§ Aim of the exercise: An accurate, complete copy of the records below is required.

Saved data entries

= = = = =

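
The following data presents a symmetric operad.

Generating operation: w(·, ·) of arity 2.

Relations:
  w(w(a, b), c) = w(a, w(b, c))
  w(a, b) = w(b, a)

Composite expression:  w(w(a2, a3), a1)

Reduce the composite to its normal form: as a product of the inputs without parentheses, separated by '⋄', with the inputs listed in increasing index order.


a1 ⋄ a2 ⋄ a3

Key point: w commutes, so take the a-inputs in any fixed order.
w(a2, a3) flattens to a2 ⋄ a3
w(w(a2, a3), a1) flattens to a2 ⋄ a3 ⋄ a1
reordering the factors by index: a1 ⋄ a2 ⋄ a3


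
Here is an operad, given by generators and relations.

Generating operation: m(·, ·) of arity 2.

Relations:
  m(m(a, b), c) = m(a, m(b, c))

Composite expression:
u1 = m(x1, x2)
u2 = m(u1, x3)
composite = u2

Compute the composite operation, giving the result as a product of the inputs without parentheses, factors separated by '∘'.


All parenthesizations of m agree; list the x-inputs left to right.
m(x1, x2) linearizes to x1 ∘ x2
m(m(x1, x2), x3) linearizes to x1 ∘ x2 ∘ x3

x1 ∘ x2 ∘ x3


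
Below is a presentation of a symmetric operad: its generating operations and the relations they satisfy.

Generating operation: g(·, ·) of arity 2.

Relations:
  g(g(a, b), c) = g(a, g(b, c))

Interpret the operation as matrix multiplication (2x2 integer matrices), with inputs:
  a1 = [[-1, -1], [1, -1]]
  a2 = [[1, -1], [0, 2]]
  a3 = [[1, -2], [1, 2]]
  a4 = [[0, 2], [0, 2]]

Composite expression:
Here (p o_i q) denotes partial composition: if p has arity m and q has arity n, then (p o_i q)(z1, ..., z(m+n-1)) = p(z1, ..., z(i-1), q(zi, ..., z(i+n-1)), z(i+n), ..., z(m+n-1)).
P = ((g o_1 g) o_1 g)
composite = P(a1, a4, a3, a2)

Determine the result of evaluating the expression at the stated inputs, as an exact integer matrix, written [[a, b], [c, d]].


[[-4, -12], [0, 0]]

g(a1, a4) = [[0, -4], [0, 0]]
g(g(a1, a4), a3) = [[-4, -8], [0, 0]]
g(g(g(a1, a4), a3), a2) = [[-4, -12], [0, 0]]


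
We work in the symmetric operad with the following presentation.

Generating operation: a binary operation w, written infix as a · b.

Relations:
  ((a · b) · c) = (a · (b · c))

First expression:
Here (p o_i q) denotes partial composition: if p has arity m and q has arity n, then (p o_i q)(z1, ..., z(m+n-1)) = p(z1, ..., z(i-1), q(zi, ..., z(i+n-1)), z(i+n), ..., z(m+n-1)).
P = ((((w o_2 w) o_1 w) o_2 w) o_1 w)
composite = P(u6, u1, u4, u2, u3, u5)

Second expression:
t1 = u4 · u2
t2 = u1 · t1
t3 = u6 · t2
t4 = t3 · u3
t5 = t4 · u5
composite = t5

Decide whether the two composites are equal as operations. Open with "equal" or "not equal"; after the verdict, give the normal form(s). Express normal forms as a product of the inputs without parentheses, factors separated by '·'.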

= = = = =

§ Answer section:
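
The following data presents a symmetric operad.

Generating operation: w(·, ·) of arity 2.

Relations:
  w(w(a, b), c) = w(a, w(b, c))
  w(a, b) = w(b, a)

Composite expression:  w(w(a2, a3), a1)

Reduce the composite to its normal form: as a product of the inputs without parentheses, separated by '⋄', with the inputs listed in increasing index order.


a1 ⋄ a2 ⋄ a3

Key point: w commutes, so take the a-inputs in any fixed order.
w(a2, a3) flattens to a2 ⋄ a3
w(w(a2, a3), a1) flattens to a2 ⋄ a3 ⋄ a1
reordering the factors by index: a1 ⋄ a2 ⋄ a3


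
Here is an operad, given by generators and relations.

Generating operation: m(·, ·) of arity 2.

Relations:
  m(m(a, b), c) = m(a, m(b, c))

Composite expression:
u1 = m(x1, x2)
u2 = m(u1, x3)
composite = u2

Compute the composite operation, giving the result as a product of the inputs without parentheses, factors separated by '∘'.


All parenthesizations of m agree; list the x-inputs left to right.
m(x1, x2) linearizes to x1 ∘ x2
m(m(x1, x2), x3) linearizes to x1 ∘ x2 ∘ x3

x1 ∘ x2 ∘ x3


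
Below is a presentation of a symmetric operad: its generating operations and the relations they satisfy.

Generating operation: g(·, ·) of arity 2.

Relations:
  g(g(a, b), c) = g(a, g(b, c))

Interpret the operation as matrix multiplication (2x2 integer matrices), with inputs:
  a1 = [[-1, -1], [1, -1]]
  a2 = [[1, -1], [0, 2]]
  a3 = [[1, -2], [1, 2]]
  a4 = [[0, 2], [0, 2]]

Composite expression:
Here (p o_i q) denotes partial composition: if p has arity m and q has arity n, then (p o_i q)(z1, ..., z(m+n-1)) = p(z1, ..., z(i-1), q(zi, ..., z(i+n-1)), z(i+n), ..., z(m+n-1)).
P = ((g o_1 g) o_1 g)
composite = P(a1, a4, a3, a2)

Determine the result of evaluating the expression at the stated inputs, as an exact integer matrix, written [[a, b], [c, d]].


[[-4, -12], [0, 0]]

g(a1, a4) = [[0, -4], [0, 0]]
g(g(a1, a4), a3) = [[-4, -8], [0, 0]]
g(g(g(a1, a4), a3), a2) = [[-4, -12], [0, 0]]


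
We work in the symmetric operad with the following presentation.

Generating operation: a binary operation w, written infix as a · b.

Relations:
  ((a · b) · c) = (a · (b · c))

First expression:
Here (p o_i q) denotes partial composition: if p has arity m and q has arity n, then (p o_i q)(z1, ..., z(m+n-1)) = p(z1, ..., z(i-1), q(zi, ..., z(i+n-1)), z(i+n), ..., z(m+n-1)).
P = ((((w o_2 w) o_1 w) o_2 w) o_1 w)
composite = P(u6, u1, u4, u2, u3, u5)

Second expression:
t1 = u4 · u2
t2 = u1 · t1
t3 = u6 · t2
t4 = t3 · u3
t5 = t4 · u5
composite = t5

Decide whether the two composites are equal as operations. Open with "equal" or "not equal"; after the verdict, give the normal form(s). Express normal forms as a product of the inputs without parentheses, factors separated by '·'.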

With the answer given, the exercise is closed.